What you are asked to do:
Reproduce all the entries, matching the original word for word.

=== Begin Enclosure ===

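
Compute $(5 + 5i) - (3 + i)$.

(5 - 3) + (5 - 1)i = 2 + 4i


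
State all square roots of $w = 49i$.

|w| = 49, arg(w) = 90°
Root modulus = 49^(1/2) = 7
Root arguments: θ_k = (90° + 360°k)/2 for k = 0, 1, ..., 1
Roots: 7*sqrt(2)/2 + (7*sqrt(2)/2)i, -7*sqrt(2)/2 - (7*sqrt(2)/2)i


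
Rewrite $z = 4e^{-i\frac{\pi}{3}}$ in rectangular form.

a = r cos θ = 4 * 1/2 = 2
b = r sin θ = 4 * -sqrt(3)/2 = -2*sqrt(3)
z = 2 - 2*sqrt(3)i


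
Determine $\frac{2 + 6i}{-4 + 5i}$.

Multiply numerator and denominator by conjugate (-4 - 5i):
= (2 + 6i)(-4 - 5i) / ((-4)^2 + 5^2)
= (22 - 34i) / 41
= 22/41 - (34/41)i


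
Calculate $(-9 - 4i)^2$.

(a + bi)^2 = a^2 - b^2 + 2abi
= (-9)^2 - (-4)^2 + 2*(-9)*(-4)i
= 65 + 72i


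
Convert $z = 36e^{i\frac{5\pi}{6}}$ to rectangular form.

a = r cos θ = 36 * -sqrt(3)/2 = -18*sqrt(3)
b = r sin θ = 36 * 1/2 = 18
z = -18*sqrt(3) + 18i


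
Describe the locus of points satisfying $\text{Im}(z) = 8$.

Im(z) = y where z = x + yi; the equation y = 8 is satisfied by all points with that y-coordinate
Locus: Horizontal line y = 8


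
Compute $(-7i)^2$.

(a + bi)^2 = a^2 - b^2 + 2abi
= 0^2 - (-7)^2 + 2*0*(-7)i
= -49


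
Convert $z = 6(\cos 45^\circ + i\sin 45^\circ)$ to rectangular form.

a = r cos θ = 6 * sqrt(2)/2 = 3*sqrt(2)
b = r sin θ = 6 * sqrt(2)/2 = 3*sqrt(2)
z = 3*sqrt(2) + 3*sqrt(2)i


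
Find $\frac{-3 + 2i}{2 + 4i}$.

Multiply numerator and denominator by conjugate (2 - 4i):
= (-3 + 2i)(2 - 4i) / (2^2 + 4^2)
= (2 + 16i) / 20
Divide through by 2: (1 + 8i) / 10
= 1/10 + (4/5)i


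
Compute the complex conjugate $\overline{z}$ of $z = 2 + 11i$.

If z = a + bi, then conjugate(z) = a - bi
conjugate(2 + 11i) = 2 - 11i


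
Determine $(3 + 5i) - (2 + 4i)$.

(3 - 2) + (5 - 4)i = 1 + i


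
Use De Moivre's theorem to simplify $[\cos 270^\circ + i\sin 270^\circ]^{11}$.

By De Moivre: z^n = r^n(cos(nθ) + i sin(nθ))
= 1^11(cos(11*270°) + i sin(11*270°))
= 1(cos 90° + i sin 90°)
= i


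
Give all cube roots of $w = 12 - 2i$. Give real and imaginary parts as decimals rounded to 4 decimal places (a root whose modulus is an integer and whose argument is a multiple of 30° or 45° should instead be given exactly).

|w| = sqrt(148) ≈ 12.165525, arg(w) ≈ 350.537678°
Root modulus = sqrt(148)^(1/3) ≈ 2.299907
Root arguments: θ_k = (arg(w) + 360°k)/3 for k = 0, 1, ..., 2
Compute each root as (root modulus)(cos θ_k + i sin θ_k) using full-precision intermediates, then round to 4 decimal places.
Roots: -1.0386 + 2.0520i, -1.2578 - 1.9255i, 2.2964 - 0.1265i


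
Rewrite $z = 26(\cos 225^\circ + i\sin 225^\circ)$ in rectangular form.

a = r cos θ = 26 * -sqrt(2)/2 = -13*sqrt(2)
b = r sin θ = 26 * -sqrt(2)/2 = -13*sqrt(2)
z = -13*sqrt(2) - 13*sqrt(2)i


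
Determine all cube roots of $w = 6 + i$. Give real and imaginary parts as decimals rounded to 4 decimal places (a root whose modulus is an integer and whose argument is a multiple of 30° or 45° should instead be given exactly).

|w| = sqrt(37) ≈ 6.082763, arg(w) ≈ 9.462322°
Root modulus = sqrt(37)^(1/3) ≈ 1.825437
Root arguments: θ_k = (arg(w) + 360°k)/3 for k = 0, 1, ..., 2
Compute each root as (root modulus)(cos θ_k + i sin θ_k) using full-precision intermediates, then round to 4 decimal places.
Roots: 1.8227 + 0.1004i, -0.9983 + 1.5283i, -0.8244 - 1.6287i


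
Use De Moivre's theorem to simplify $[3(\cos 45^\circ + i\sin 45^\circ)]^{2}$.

By De Moivre: z^n = r^n(cos(nθ) + i sin(nθ))
= 3^2(cos(2*45°) + i sin(2*45°))
= 9(cos 90° + i sin 90°)
= 9i


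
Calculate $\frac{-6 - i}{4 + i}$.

Multiply numerator and denominator by conjugate (4 - i):
= (-6 - i)(4 - i) / (4^2 + 1^2)
= (-25 + 2i) / 17
= -25/17 + (2/17)i


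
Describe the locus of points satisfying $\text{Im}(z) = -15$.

Im(z) = y where z = x + yi; the equation y = -15 is satisfied by all points with that y-coordinate
Locus: Horizontal line y = -15


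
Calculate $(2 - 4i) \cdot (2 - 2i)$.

(a1*a2 - b1*b2) + (a1*b2 + b1*a2)i
= (4 - 8) + (-4 + (-8))i
= -4 - 12i


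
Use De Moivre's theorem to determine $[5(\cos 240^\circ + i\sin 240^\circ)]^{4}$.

By De Moivre: z^n = r^n(cos(nθ) + i sin(nθ))
= 5^4(cos(4*240°) + i sin(4*240°))
= 625(cos 240° + i sin 240°)
= -625/2 - (625*sqrt(3)/2)i


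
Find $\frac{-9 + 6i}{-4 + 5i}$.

Multiply numerator and denominator by conjugate (-4 - 5i):
= (-9 + 6i)(-4 - 5i) / ((-4)^2 + 5^2)
= (66 + 21i) / 41
= 66/41 + (21/41)i


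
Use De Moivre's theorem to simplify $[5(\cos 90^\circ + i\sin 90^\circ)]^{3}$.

By De Moivre: z^n = r^n(cos(nθ) + i sin(nθ))
= 5^3(cos(3*90°) + i sin(3*90°))
= 125(cos 270° + i sin 270°)
= -125i


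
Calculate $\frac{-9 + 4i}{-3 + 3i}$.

Multiply numerator and denominator by conjugate (-3 - 3i):
= (-9 + 4i)(-3 - 3i) / ((-3)^2 + 3^2)
= (39 + 15i) / 18
Divide through by 3: (13 + 5i) / 6
= 13/6 + (5/6)i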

=== End Enclosure ===

Written reply:
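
Compute $(5 + 5i) - (3 + i)$.

(5 - 3) + (5 - 1)i = 2 + 4i


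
State all square roots of $w = 49i$.

|w| = 49, arg(w) = 90°
Root modulus = 49^(1/2) = 7
Root arguments: θ_k = (90° + 360°k)/2 for k = 0, 1, ..., 1
Roots: 7*sqrt(2)/2 + (7*sqrt(2)/2)i, -7*sqrt(2)/2 - (7*sqrt(2)/2)i


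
Rewrite $z = 4e^{-i\frac{\pi}{3}}$ in rectangular form.

a = r cos θ = 4 * 1/2 = 2
b = r sin θ = 4 * -sqrt(3)/2 = -2*sqrt(3)
z = 2 - 2*sqrt(3)i


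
Determine $\frac{2 + 6i}{-4 + 5i}$.

Multiply numerator and denominator by conjugate (-4 - 5i):
= (2 + 6i)(-4 - 5i) / ((-4)^2 + 5^2)
= (22 - 34i) / 41
= 22/41 - (34/41)i


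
Calculate $(-9 - 4i)^2$.

(a + bi)^2 = a^2 - b^2 + 2abi
= (-9)^2 - (-4)^2 + 2*(-9)*(-4)i
= 65 + 72i


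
Convert $z = 36e^{i\frac{5\pi}{6}}$ to rectangular form.

a = r cos θ = 36 * -sqrt(3)/2 = -18*sqrt(3)
b = r sin θ = 36 * 1/2 = 18
z = -18*sqrt(3) + 18i


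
Describe the locus of points satisfying $\text{Im}(z) = 8$.

Im(z) = y where z = x + yi; the equation y = 8 is satisfied by all points with that y-coordinate
Locus: Horizontal line y = 8


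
Compute $(-7i)^2$.

(a + bi)^2 = a^2 - b^2 + 2abi
= 0^2 - (-7)^2 + 2*0*(-7)i
= -49


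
Convert $z = 6(\cos 45^\circ + i\sin 45^\circ)$ to rectangular form.

a = r cos θ = 6 * sqrt(2)/2 = 3*sqrt(2)
b = r sin θ = 6 * sqrt(2)/2 = 3*sqrt(2)
z = 3*sqrt(2) + 3*sqrt(2)i


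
Find $\frac{-3 + 2i}{2 + 4i}$.

Multiply numerator and denominator by conjugate (2 - 4i):
= (-3 + 2i)(2 - 4i) / (2^2 + 4^2)
= (2 + 16i) / 20
Divide through by 2: (1 + 8i) / 10
= 1/10 + (4/5)i


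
Compute the complex conjugate $\overline{z}$ of $z = 2 + 11i$.

If z = a + bi, then conjugate(z) = a - bi
conjugate(2 + 11i) = 2 - 11i


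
Determine $(3 + 5i) - (2 + 4i)$.

(3 - 2) + (5 - 4)i = 1 + i


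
Use De Moivre's theorem to simplify $[\cos 270^\circ + i\sin 270^\circ]^{11}$.

By De Moivre: z^n = r^n(cos(nθ) + i sin(nθ))
= 1^11(cos(11*270°) + i sin(11*270°))
= 1(cos 90° + i sin 90°)
= i


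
Give all cube roots of $w = 12 - 2i$. Give real and imaginary parts as decimals rounded to 4 decimal places (a root whose modulus is an integer and whose argument is a multiple of 30° or 45° should instead be given exactly).

|w| = sqrt(148) ≈ 12.165525, arg(w) ≈ 350.537678°
Root modulus = sqrt(148)^(1/3) ≈ 2.299907
Root arguments: θ_k = (arg(w) + 360°k)/3 for k = 0, 1, ..., 2
Compute each root as (root modulus)(cos θ_k + i sin θ_k) using full-precision intermediates, then round to 4 decimal places.
Roots: -1.0386 + 2.0520i, -1.2578 - 1.9255i, 2.2964 - 0.1265i


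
Rewrite $z = 26(\cos 225^\circ + i\sin 225^\circ)$ in rectangular form.

a = r cos θ = 26 * -sqrt(2)/2 = -13*sqrt(2)
b = r sin θ = 26 * -sqrt(2)/2 = -13*sqrt(2)
z = -13*sqrt(2) - 13*sqrt(2)i


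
Determine all cube roots of $w = 6 + i$. Give real and imaginary parts as decimals rounded to 4 decimal places (a root whose modulus is an integer and whose argument is a multiple of 30° or 45° should instead be given exactly).

|w| = sqrt(37) ≈ 6.082763, arg(w) ≈ 9.462322°
Root modulus = sqrt(37)^(1/3) ≈ 1.825437
Root arguments: θ_k = (arg(w) + 360°k)/3 for k = 0, 1, ..., 2
Compute each root as (root modulus)(cos θ_k + i sin θ_k) using full-precision intermediates, then round to 4 decimal places.
Roots: 1.8227 + 0.1004i, -0.9983 + 1.5283i, -0.8244 - 1.6287i


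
Use De Moivre's theorem to simplify $[3(\cos 45^\circ + i\sin 45^\circ)]^{2}$.

By De Moivre: z^n = r^n(cos(nθ) + i sin(nθ))
= 3^2(cos(2*45°) + i sin(2*45°))
= 9(cos 90° + i sin 90°)
= 9i


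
Calculate $\frac{-6 - i}{4 + i}$.

Multiply numerator and denominator by conjugate (4 - i):
= (-6 - i)(4 - i) / (4^2 + 1^2)
= (-25 + 2i) / 17
= -25/17 + (2/17)i


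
Describe the locus of points satisfying $\text{Im}(z) = -15$.

Im(z) = y where z = x + yi; the equation y = -15 is satisfied by all points with that y-coordinate
Locus: Horizontal line y = -15


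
Calculate $(2 - 4i) \cdot (2 - 2i)$.

(a1*a2 - b1*b2) + (a1*b2 + b1*a2)i
= (4 - 8) + (-4 + (-8))i
= -4 - 12i


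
Use De Moivre's theorem to determine $[5(\cos 240^\circ + i\sin 240^\circ)]^{4}$.

By De Moivre: z^n = r^n(cos(nθ) + i sin(nθ))
= 5^4(cos(4*240°) + i sin(4*240°))
= 625(cos 240° + i sin 240°)
= -625/2 - (625*sqrt(3)/2)i


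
Find $\frac{-9 + 6i}{-4 + 5i}$.

Multiply numerator and denominator by conjugate (-4 - 5i):
= (-9 + 6i)(-4 - 5i) / ((-4)^2 + 5^2)
= (66 + 21i) / 41
= 66/41 + (21/41)i


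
Use De Moivre's theorem to simplify $[5(\cos 90^\circ + i\sin 90^\circ)]^{3}$.

By De Moivre: z^n = r^n(cos(nθ) + i sin(nθ))
= 5^3(cos(3*90°) + i sin(3*90°))
= 125(cos 270° + i sin 270°)
= -125i


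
Calculate $\frac{-9 + 4i}{-3 + 3i}$.

Multiply numerator and denominator by conjugate (-3 - 3i):
= (-9 + 4i)(-3 - 3i) / ((-3)^2 + 3^2)
= (39 + 15i) / 18
Divide through by 3: (13 + 5i) / 6
= 13/6 + (5/6)i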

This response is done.